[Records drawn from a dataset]
____

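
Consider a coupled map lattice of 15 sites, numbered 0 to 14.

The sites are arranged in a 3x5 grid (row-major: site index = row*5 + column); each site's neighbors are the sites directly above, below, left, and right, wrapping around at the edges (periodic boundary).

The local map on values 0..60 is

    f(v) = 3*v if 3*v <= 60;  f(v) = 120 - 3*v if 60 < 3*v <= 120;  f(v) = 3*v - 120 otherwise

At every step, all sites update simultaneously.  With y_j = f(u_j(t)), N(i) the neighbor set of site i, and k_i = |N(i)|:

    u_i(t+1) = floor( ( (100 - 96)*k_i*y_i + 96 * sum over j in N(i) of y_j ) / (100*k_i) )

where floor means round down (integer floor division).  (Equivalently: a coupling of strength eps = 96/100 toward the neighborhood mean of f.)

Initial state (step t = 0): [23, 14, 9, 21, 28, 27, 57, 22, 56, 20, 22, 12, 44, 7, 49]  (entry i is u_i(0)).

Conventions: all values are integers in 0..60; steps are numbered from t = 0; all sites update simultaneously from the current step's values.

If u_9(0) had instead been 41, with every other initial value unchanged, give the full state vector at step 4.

Simulating step by step:
t=0: [23, 14, 9, 21, 28, 27, 57, 22, 56, 41, 22, 12, 44, 7, 49]
t=1: [43, 41, 40, 33, 34, 39, 43, 35, 34, 36, 38, 39, 33, 35, 28]
t=2: [7, 5, 14, 13, 19, 8, 6, 12, 15, 18, 12, 9, 8, 23, 13]
t=3: [32, 26, 29, 48, 39, 31, 25, 32, 45, 41, 28, 23, 38, 37, 49]
t=4: [26, 38, 24, 15, 18, 27, 36, 24, 15, 17, 32, 33, 28, 17, 13]

Answer: [26, 38, 24, 15, 18, 27, 36, 24, 15, 17, 32, 33, 28, 17, 13]
Key observation: This trace re-runs the system from the modified initial state.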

____

▸ WHAT NEEDS TO BE DONE:
This calls for repeating all of the records, character for character.

▸ TASK RESULT:
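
Consider a coupled map lattice of 15 sites, numbered 0 to 14.

The sites are arranged in a 3x5 grid (row-major: site index = row*5 + column); each site's neighbors are the sites directly above, below, left, and right, wrapping around at the edges (periodic boundary).

The local map on values 0..60 is

    f(v) = 3*v if 3*v <= 60;  f(v) = 120 - 3*v if 60 < 3*v <= 120;  f(v) = 3*v - 120 otherwise

At every step, all sites update simultaneously.  With y_j = f(u_j(t)), N(i) the neighbor set of site i, and k_i = |N(i)|:

    u_i(t+1) = floor( ( (100 - 96)*k_i*y_i + 96 * sum over j in N(i) of y_j ) / (100*k_i) )

where floor means round down (integer floor division).  (Equivalently: a coupling of strength eps = 96/100 toward the neighborhood mean of f.)

Initial state (step t = 0): [23, 14, 9, 21, 28, 27, 57, 22, 56, 20, 22, 12, 44, 7, 49]  (entry i is u_i(0)).

Conventions: all values are integers in 0..60; steps are numbered from t = 0; all sites update simultaneously from the current step's values.

If u_9(0) had instead been 41, with every other initial value unchanged, give the full state vector at step 4.

Simulating step by step:
t=0: [23, 14, 9, 21, 28, 27, 57, 22, 56, 41, 22, 12, 44, 7, 49]
t=1: [43, 41, 40, 33, 34, 39, 43, 35, 34, 36, 38, 39, 33, 35, 28]
t=2: [7, 5, 14, 13, 19, 8, 6, 12, 15, 18, 12, 9, 8, 23, 13]
t=3: [32, 26, 29, 48, 39, 31, 25, 32, 45, 41, 28, 23, 38, 37, 49]
t=4: [26, 38, 24, 15, 18, 27, 36, 24, 15, 17, 32, 33, 28, 17, 13]

Answer: [26, 38, 24, 15, 18, 27, 36, 24, 15, 17, 32, 33, 28, 17, 13]
Key observation: This trace re-runs the system from the modified initial state.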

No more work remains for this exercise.